THE PROBLEM: Write out all of the entries, matching the original exactly.

──────── INPUT ────────

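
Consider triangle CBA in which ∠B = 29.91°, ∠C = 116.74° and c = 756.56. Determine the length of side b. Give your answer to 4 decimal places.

422.4256

The third angle is ∠A = 180° − ∠C − ∠B = 33.35°.
Law of sines: b = c·sin B/sin C ≈ 422.43.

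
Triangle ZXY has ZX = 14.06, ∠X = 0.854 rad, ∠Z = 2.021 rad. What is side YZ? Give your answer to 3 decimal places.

The third angle is ∠Y = π − ∠Z − ∠X = 0.267 rad.
Law of sines: YZ = ZX·sin X/sin Y ≈ 40.236.

40.236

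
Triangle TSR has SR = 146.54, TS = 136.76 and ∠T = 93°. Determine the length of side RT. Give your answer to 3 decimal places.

45.964

Law of sines: sin R = TS·sin T/SR ≈ 0.93198.
Since SR ≥ TS, only the acute value applies: ∠R ≈ 68.75°.
Then ∠S = 180° − ∠T − ∠R ≈ 18.25°.
Law of sines gives RT = SR·sin S/sin T ≈ 45.964.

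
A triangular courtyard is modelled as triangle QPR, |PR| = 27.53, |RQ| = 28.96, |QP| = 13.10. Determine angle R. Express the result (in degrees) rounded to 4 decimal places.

By the law of cosines, cos R = (|PR|² + |RQ|² − |QP|²) / (2·|PR|·|RQ|) ≈ 0.89366, so ∠R ≈ 26.66°.

∠R ≈ 26.6633°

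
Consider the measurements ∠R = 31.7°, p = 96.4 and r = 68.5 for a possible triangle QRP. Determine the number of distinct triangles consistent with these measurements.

p·sin R = 96.4·sin(31.7°) ≈ 50.66.
Since p sin R < r < p (50.66 < 68.5 < 96.4), two triangles exist.

2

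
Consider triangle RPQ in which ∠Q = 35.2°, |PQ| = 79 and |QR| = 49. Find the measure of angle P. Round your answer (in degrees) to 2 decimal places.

∠P ≈ 35.94°

By the law of cosines, |RP|² = |PQ|² + |QR|² − 2·|PQ|·|QR|·cos Q = 2315.7, so |RP| ≈ 48.121.
Law of cosines again: cos P = (|RP|² + |PQ|² − |QR|²)/(2·|RP|·|PQ|) ≈ 0.80962, so ∠P ≈ 35.94°.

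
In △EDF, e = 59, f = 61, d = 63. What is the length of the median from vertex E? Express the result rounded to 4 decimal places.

54.5413

Median from E: ½√(2·d² + 2·f² − e²) ≈ 54.541.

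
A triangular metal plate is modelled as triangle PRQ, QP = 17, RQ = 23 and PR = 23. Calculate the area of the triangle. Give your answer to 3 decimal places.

area ≈ 181.660

Semiperimeter s = (23 + 17 + 23)/2 = 31.5.
Heron's formula: area = √(31.5·8.5·14.5·8.5) ≈ 181.66.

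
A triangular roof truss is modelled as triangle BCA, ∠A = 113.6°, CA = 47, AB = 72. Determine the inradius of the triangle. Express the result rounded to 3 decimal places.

By the law of cosines, BC² = CA² + AB² − 2·CA·AB·cos A = 10103, so BC ≈ 100.51.
Area = ½·CA·AB·sin A ≈ 1550.5.
Semiperimeter s = (47+72+100.51)/2 = 109.76.
Inradius = area/s = 1550.5/109.76 ≈ 14.127.

r ≈ 14.127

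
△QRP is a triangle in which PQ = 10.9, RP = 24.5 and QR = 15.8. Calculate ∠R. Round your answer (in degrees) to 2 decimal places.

∠R ≈ 19.21°

By the law of cosines, cos R = (QR² + RP² − PQ²) / (2·QR·RP) ≈ 0.94430, so ∠R ≈ 19.21°.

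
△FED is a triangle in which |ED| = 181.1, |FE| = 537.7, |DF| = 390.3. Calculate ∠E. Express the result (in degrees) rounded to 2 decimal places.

By the law of cosines, cos E = (|FE|² + |ED|² − |DF|²) / (2·|FE|·|ED|) ≈ 0.87076, so ∠E ≈ 29.45°.

∠E ≈ 29.45°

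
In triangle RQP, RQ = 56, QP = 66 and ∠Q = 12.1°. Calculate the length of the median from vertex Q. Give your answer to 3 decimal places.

By the law of cosines, PR² = RQ² + QP² − 2·RQ·QP·cos Q = 264.23, so PR ≈ 16.255.
Median from Q: ½√(2·RQ² + 2·QP² − PR²) ≈ 60.663.

60.663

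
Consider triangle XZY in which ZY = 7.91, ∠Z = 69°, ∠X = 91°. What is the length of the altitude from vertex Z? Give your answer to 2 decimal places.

h_Z ≈ 2.71

The third angle is ∠Y = 180° − ∠X − ∠Z = 20.00°.
Law of sines: YX = ZY·sin Z/sin X ≈ 7.3857.
Law of sines: XZ = ZY·sin Y/sin X ≈ 2.7058.
Area = ½·ZY·YX·sin Y ≈ 9.9906.
The altitude from Z has length 2·area/YX ≈ 2.7054.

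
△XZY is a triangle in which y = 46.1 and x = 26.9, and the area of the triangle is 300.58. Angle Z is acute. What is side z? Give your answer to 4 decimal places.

26.0682

From area = ½·y·x·sin Z, we get sin Z = 2·area/(y·x) ≈ 0.48477.
Taking the acute solution, ∠Z ≈ 29.00°.
Law of cosines then gives z ≈ 26.068.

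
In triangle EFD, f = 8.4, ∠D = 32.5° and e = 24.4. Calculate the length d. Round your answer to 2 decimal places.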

────────

RESULT FOR THIS EXERCISE:
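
Consider triangle CBA in which ∠B = 29.91°, ∠C = 116.74° and c = 756.56. Determine the length of side b. Give your answer to 4 decimal places.

422.4256

The third angle is ∠A = 180° − ∠C − ∠B = 33.35°.
Law of sines: b = c·sin B/sin C ≈ 422.43.

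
Triangle ZXY has ZX = 14.06, ∠X = 0.854 rad, ∠Z = 2.021 rad. What is side YZ? Give your answer to 3 decimal places.

The third angle is ∠Y = π − ∠Z − ∠X = 0.267 rad.
Law of sines: YZ = ZX·sin X/sin Y ≈ 40.236.

40.236

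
Triangle TSR has SR = 146.54, TS = 136.76 and ∠T = 93°. Determine the length of side RT. Give your answer to 3 decimal places.

45.964

Law of sines: sin R = TS·sin T/SR ≈ 0.93198.
Since SR ≥ TS, only the acute value applies: ∠R ≈ 68.75°.
Then ∠S = 180° − ∠T − ∠R ≈ 18.25°.
Law of sines gives RT = SR·sin S/sin T ≈ 45.964.

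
A triangular courtyard is modelled as triangle QPR, |PR| = 27.53, |RQ| = 28.96, |QP| = 13.10. Determine angle R. Express the result (in degrees) rounded to 4 decimal places.

By the law of cosines, cos R = (|PR|² + |RQ|² − |QP|²) / (2·|PR|·|RQ|) ≈ 0.89366, so ∠R ≈ 26.66°.

∠R ≈ 26.6633°

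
Consider the measurements ∠R = 31.7°, p = 96.4 and r = 68.5 for a possible triangle QRP. Determine the number of distinct triangles consistent with these measurements.

p·sin R = 96.4·sin(31.7°) ≈ 50.66.
Since p sin R < r < p (50.66 < 68.5 < 96.4), two triangles exist.

2

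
Consider triangle RPQ in which ∠Q = 35.2°, |PQ| = 79 and |QR| = 49. Find the measure of angle P. Round your answer (in degrees) to 2 decimal places.

∠P ≈ 35.94°

By the law of cosines, |RP|² = |PQ|² + |QR|² − 2·|PQ|·|QR|·cos Q = 2315.7, so |RP| ≈ 48.121.
Law of cosines again: cos P = (|RP|² + |PQ|² − |QR|²)/(2·|RP|·|PQ|) ≈ 0.80962, so ∠P ≈ 35.94°.

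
In △EDF, e = 59, f = 61, d = 63. What is the length of the median from vertex E? Express the result rounded to 4 decimal places.

54.5413

Median from E: ½√(2·d² + 2·f² − e²) ≈ 54.541.

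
A triangular metal plate is modelled as triangle PRQ, QP = 17, RQ = 23 and PR = 23. Calculate the area of the triangle. Give your answer to 3 decimal places.

area ≈ 181.660

Semiperimeter s = (23 + 17 + 23)/2 = 31.5.
Heron's formula: area = √(31.5·8.5·14.5·8.5) ≈ 181.66.

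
A triangular roof truss is modelled as triangle BCA, ∠A = 113.6°, CA = 47, AB = 72. Determine the inradius of the triangle. Express the result rounded to 3 decimal places.

By the law of cosines, BC² = CA² + AB² − 2·CA·AB·cos A = 10103, so BC ≈ 100.51.
Area = ½·CA·AB·sin A ≈ 1550.5.
Semiperimeter s = (47+72+100.51)/2 = 109.76.
Inradius = area/s = 1550.5/109.76 ≈ 14.127.

r ≈ 14.127

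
△QRP is a triangle in which PQ = 10.9, RP = 24.5 and QR = 15.8. Calculate ∠R. Round your answer (in degrees) to 2 decimal places.

∠R ≈ 19.21°

By the law of cosines, cos R = (QR² + RP² − PQ²) / (2·QR·RP) ≈ 0.94430, so ∠R ≈ 19.21°.

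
△FED is a triangle in which |ED| = 181.1, |FE| = 537.7, |DF| = 390.3. Calculate ∠E. Express the result (in degrees) rounded to 2 decimal places.

By the law of cosines, cos E = (|FE|² + |ED|² − |DF|²) / (2·|FE|·|ED|) ≈ 0.87076, so ∠E ≈ 29.45°.

∠E ≈ 29.45°

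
In triangle RQP, RQ = 56, QP = 66 and ∠Q = 12.1°. Calculate the length of the median from vertex Q. Give your answer to 3 decimal places.

By the law of cosines, PR² = RQ² + QP² − 2·RQ·QP·cos Q = 264.23, so PR ≈ 16.255.
Median from Q: ½√(2·RQ² + 2·QP² − PR²) ≈ 60.663.

60.663

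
Consider triangle XZY in which ZY = 7.91, ∠Z = 69°, ∠X = 91°. What is the length of the altitude from vertex Z? Give your answer to 2 decimal places.

h_Z ≈ 2.71

The third angle is ∠Y = 180° − ∠X − ∠Z = 20.00°.
Law of sines: YX = ZY·sin Z/sin X ≈ 7.3857.
Law of sines: XZ = ZY·sin Y/sin X ≈ 2.7058.
Area = ½·ZY·YX·sin Y ≈ 9.9906.
The altitude from Z has length 2·area/YX ≈ 2.7054.

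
△XZY is a triangle in which y = 46.1 and x = 26.9, and the area of the triangle is 300.58. Angle Z is acute. What is side z? Give your answer to 4 decimal places.

26.0682

From area = ½·y·x·sin Z, we get sin Z = 2·area/(y·x) ≈ 0.48477.
Taking the acute solution, ∠Z ≈ 29.00°.
Law of cosines then gives z ≈ 26.068.

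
In triangle EFD, f = 8.4, ∠D = 32.5° and e = 24.4. Calculate the length d. Round your answer to 2 decimal places.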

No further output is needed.